» **Work instructions**:
Pull out every line below that holds the word "then".

[Data listing — start]

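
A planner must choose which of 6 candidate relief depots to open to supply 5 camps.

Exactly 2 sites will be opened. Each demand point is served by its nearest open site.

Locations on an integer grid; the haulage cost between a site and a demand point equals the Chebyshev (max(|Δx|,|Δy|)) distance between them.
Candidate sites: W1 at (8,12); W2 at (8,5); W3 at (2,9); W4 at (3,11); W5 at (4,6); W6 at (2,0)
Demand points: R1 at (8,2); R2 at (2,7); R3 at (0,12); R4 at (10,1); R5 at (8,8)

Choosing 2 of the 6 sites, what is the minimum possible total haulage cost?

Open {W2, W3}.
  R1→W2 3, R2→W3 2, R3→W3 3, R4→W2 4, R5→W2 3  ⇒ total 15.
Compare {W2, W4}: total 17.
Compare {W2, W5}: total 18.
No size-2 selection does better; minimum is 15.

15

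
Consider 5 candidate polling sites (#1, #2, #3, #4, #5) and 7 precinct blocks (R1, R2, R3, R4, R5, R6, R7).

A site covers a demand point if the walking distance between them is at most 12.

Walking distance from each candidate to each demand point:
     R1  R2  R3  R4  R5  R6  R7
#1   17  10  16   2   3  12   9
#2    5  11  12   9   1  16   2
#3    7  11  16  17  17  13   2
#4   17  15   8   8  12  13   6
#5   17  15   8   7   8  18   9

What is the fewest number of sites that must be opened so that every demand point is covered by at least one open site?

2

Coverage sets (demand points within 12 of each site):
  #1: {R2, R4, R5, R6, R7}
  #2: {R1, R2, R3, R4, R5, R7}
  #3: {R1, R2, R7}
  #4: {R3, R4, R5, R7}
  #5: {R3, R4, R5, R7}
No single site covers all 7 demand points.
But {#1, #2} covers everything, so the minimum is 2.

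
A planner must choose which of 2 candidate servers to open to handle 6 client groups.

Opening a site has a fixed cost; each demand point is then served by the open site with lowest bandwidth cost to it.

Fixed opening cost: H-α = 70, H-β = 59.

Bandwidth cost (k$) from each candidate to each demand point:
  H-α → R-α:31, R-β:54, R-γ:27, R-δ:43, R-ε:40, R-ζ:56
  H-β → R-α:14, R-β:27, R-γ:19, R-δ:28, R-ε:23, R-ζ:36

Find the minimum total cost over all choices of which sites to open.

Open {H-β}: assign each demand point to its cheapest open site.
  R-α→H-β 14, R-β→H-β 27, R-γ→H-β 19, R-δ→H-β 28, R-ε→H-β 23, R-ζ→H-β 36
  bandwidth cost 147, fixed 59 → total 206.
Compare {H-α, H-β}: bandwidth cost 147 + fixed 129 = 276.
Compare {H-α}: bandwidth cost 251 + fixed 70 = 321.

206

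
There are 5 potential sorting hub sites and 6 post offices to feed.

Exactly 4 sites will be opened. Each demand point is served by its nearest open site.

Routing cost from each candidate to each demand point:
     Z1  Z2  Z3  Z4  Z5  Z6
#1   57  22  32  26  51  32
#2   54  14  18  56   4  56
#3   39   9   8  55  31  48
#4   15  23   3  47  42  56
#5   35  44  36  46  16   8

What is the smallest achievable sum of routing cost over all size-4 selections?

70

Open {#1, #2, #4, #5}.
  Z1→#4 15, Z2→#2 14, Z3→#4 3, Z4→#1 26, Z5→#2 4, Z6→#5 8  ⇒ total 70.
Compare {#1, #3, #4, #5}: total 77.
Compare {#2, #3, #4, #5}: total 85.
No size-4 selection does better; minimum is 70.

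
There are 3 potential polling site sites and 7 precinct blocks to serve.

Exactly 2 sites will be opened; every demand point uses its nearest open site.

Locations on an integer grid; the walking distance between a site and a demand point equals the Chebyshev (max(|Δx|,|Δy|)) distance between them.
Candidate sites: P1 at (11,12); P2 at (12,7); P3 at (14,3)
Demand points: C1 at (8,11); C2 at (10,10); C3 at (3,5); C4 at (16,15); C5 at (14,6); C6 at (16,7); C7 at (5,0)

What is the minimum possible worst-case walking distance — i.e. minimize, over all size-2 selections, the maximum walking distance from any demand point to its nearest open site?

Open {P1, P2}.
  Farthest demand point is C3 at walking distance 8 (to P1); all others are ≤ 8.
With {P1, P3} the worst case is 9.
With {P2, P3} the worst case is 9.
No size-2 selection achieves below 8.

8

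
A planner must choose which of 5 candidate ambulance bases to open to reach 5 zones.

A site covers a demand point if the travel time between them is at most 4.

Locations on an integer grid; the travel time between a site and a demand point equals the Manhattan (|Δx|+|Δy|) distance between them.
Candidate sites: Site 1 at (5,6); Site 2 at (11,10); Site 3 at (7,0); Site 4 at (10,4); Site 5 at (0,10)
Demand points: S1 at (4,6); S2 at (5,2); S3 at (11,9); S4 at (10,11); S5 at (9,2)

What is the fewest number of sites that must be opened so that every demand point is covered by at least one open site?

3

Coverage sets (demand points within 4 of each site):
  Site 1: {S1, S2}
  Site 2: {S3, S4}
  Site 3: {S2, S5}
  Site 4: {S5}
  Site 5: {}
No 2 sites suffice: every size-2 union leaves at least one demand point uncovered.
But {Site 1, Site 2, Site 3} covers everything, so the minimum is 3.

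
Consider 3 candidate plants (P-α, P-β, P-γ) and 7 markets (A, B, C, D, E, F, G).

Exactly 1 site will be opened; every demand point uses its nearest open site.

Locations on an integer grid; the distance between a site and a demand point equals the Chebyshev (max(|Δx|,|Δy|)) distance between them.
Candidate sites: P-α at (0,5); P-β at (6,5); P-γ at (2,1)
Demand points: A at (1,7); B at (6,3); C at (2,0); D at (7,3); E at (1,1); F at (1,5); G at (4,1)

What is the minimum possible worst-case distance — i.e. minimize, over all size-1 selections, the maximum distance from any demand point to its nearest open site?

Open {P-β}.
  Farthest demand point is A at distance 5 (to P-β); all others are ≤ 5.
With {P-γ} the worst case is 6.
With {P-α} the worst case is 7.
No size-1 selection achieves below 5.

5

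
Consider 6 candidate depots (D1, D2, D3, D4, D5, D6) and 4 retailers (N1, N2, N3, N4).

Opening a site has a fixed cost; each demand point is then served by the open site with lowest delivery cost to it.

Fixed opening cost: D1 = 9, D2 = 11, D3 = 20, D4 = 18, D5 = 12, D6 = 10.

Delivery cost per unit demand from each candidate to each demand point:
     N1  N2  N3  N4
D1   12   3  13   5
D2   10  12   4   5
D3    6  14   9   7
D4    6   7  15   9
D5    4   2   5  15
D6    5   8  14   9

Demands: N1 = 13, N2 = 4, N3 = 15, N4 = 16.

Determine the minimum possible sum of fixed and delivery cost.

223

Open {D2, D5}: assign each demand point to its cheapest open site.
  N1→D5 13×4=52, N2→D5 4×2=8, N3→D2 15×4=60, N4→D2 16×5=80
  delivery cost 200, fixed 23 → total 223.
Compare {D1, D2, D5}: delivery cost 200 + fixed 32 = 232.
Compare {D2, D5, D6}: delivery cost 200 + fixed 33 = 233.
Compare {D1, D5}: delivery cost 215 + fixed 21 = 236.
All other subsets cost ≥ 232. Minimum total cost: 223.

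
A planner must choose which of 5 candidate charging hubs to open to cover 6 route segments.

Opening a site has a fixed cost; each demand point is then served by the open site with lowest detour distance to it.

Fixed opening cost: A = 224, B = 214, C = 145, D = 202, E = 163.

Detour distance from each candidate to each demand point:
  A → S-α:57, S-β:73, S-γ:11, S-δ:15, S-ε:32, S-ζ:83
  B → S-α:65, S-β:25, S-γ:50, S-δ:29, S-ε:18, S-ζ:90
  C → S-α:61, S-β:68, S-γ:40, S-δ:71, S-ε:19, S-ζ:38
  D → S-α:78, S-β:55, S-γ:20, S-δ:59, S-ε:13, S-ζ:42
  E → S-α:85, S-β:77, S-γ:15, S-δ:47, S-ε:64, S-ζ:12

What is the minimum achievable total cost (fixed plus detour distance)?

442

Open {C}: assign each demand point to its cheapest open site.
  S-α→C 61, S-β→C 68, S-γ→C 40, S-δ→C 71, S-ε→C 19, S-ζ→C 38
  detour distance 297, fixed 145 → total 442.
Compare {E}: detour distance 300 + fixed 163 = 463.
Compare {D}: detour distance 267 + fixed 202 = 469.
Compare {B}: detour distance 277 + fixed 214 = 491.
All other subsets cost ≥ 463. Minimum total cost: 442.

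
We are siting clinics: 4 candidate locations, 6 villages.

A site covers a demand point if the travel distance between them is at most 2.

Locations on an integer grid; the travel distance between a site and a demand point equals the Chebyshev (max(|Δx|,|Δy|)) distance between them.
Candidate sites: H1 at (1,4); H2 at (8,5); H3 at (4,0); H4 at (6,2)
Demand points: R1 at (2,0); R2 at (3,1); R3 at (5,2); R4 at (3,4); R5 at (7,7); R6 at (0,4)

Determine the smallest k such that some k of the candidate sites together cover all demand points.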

[Data listing — finish]

» **Answer space**:
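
Opening a site has a fixed cost; each demand point is then served by the open site with lowest bandwidth cost to it.
Opening a site has a fixed cost; each demand point is then served by the open site with lowest delivery cost to it.
Opening a site has a fixed cost; each demand point is then served by the open site with lowest detour distance to it.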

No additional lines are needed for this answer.